Task instructions: Would you return the entries exactly, with every line intact?

Stored data:
*** Begin section ***

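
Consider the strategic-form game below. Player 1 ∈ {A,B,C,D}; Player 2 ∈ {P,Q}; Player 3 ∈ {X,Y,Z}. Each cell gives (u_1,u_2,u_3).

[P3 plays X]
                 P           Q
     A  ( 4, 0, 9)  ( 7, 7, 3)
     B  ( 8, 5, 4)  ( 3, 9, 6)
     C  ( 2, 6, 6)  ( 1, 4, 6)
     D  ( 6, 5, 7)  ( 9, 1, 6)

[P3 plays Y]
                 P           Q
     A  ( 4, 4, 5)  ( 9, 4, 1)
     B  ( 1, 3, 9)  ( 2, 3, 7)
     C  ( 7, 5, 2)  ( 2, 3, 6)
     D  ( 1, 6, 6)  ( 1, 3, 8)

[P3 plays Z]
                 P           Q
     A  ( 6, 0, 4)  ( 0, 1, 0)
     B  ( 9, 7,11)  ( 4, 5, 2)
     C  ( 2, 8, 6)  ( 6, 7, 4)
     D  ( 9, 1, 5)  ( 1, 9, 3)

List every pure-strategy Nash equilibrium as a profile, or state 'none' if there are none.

NE set: (B,P,Z)

(A,P,X): not NE [P1→B gives 8>4; P2→Q gives 7>0]
(A,P,Y): not NE [P1→C gives 7>4; P3→X gives 9>5]
(A,P,Z): not NE [P1→D gives 9>6; P2→Q gives 1>0; P3→X gives 9>4]
(A,Q,X): not NE [P1→D gives 9>7]
(A,Q,Y): not NE [P3→X gives 3>1]
(A,Q,Z): not NE [P1→C gives 6>0; P3→X gives 3>0]
(B,P,X): not NE [P2→Q gives 9>5; P3→Z gives 11>4]
(B,P,Y): not NE [P1→C gives 7>1; P3→Z gives 11>9]
(B,P,Z): NE
(B,Q,X): not NE [P1→D gives 9>3; P3→Y gives 7>6]
(B,Q,Y): not NE [P1→A gives 9>2]
(B,Q,Z): not NE [P1→C gives 6>4; P2→P gives 7>5; P3→Y gives 7>2]
(C,P,X): not NE [P1→B gives 8>2]
(C,P,Y): not NE [P3→Z gives 6>2]
(C,P,Z): not NE [P1→D gives 9>2]
(C,Q,X): not NE [P1→D gives 9>1; P2→P gives 6>4]
(C,Q,Y): not NE [P1→A gives 9>2; P2→P gives 5>3]
(C,Q,Z): not NE [P2→P gives 8>7; P3→Y gives 6>4]
(D,P,X): not NE [P1→B gives 8>6]
(D,P,Y): not NE [P1→C gives 7>1; P3→X gives 7>6]
(D,P,Z): not NE [P2→Q gives 9>1; P3→X gives 7>5]
(D,Q,X): not NE [P2→P gives 5>1; P3→Y gives 8>6]
(D,Q,Y): not NE [P1→A gives 9>1; P2→P gives 6>3]
(D,Q,Z): not NE [P1→C gives 6>1; P3→Y gives 8>3]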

*** End section ***

Written solution:
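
Consider the strategic-form game below. Player 1 ∈ {A,B,C,D}; Player 2 ∈ {P,Q}; Player 3 ∈ {X,Y,Z}. Each cell gives (u_1,u_2,u_3).

[P3 plays X]
                 P           Q
     A  ( 4, 0, 9)  ( 7, 7, 3)
     B  ( 8, 5, 4)  ( 3, 9, 6)
     C  ( 2, 6, 6)  ( 1, 4, 6)
     D  ( 6, 5, 7)  ( 9, 1, 6)

[P3 plays Y]
                 P           Q
     A  ( 4, 4, 5)  ( 9, 4, 1)
     B  ( 1, 3, 9)  ( 2, 3, 7)
     C  ( 7, 5, 2)  ( 2, 3, 6)
     D  ( 1, 6, 6)  ( 1, 3, 8)

[P3 plays Z]
                 P           Q
     A  ( 6, 0, 4)  ( 0, 1, 0)
     B  ( 9, 7,11)  ( 4, 5, 2)
     C  ( 2, 8, 6)  ( 6, 7, 4)
     D  ( 9, 1, 5)  ( 1, 9, 3)

List every pure-strategy Nash equilibrium as a profile, or state 'none' if there are none.

NE set: (B,P,Z)

(A,P,X): not NE [P1→B gives 8>4; P2→Q gives 7>0]
(A,P,Y): not NE [P1→C gives 7>4; P3→X gives 9>5]
(A,P,Z): not NE [P1→D gives 9>6; P2→Q gives 1>0; P3→X gives 9>4]
(A,Q,X): not NE [P1→D gives 9>7]
(A,Q,Y): not NE [P3→X gives 3>1]
(A,Q,Z): not NE [P1→C gives 6>0; P3→X gives 3>0]
(B,P,X): not NE [P2→Q gives 9>5; P3→Z gives 11>4]
(B,P,Y): not NE [P1→C gives 7>1; P3→Z gives 11>9]
(B,P,Z): NE
(B,Q,X): not NE [P1→D gives 9>3; P3→Y gives 7>6]
(B,Q,Y): not NE [P1→A gives 9>2]
(B,Q,Z): not NE [P1→C gives 6>4; P2→P gives 7>5; P3→Y gives 7>2]
(C,P,X): not NE [P1→B gives 8>2]
(C,P,Y): not NE [P3→Z gives 6>2]
(C,P,Z): not NE [P1→D gives 9>2]
(C,Q,X): not NE [P1→D gives 9>1; P2→P gives 6>4]
(C,Q,Y): not NE [P1→A gives 9>2; P2→P gives 5>3]
(C,Q,Z): not NE [P2→P gives 8>7; P3→Y gives 6>4]
(D,P,X): not NE [P1→B gives 8>6]
(D,P,Y): not NE [P1→C gives 7>1; P3→X gives 7>6]
(D,P,Z): not NE [P2→Q gives 9>1; P3→X gives 7>5]
(D,Q,X): not NE [P2→P gives 5>1; P3→Y gives 8>6]
(D,Q,Y): not NE [P1→A gives 9>1; P2→P gives 6>3]
(D,Q,Z): not NE [P1→C gives 6>1; P3→Y gives 8>3]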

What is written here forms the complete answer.